A verbatim copy of every record is needed.

DATA TO EXAMINE: Begin

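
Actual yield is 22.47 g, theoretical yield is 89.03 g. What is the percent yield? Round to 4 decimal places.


% yield = 100 * actual / theoretical
% yield = 100 * 22.47 / 89.03
% yield = 25.23868359 %, rounded to 4 dp:

25.2387 %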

DATA TO EXAMINE: End

> **ANSWER BOX**
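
Actual yield is 22.47 g, theoretical yield is 89.03 g. What is the percent yield? Round to 4 decimal places.


% yield = 100 * actual / theoretical
% yield = 100 * 22.47 / 89.03
% yield = 25.23868359 %, rounded to 4 dp:

25.2387 %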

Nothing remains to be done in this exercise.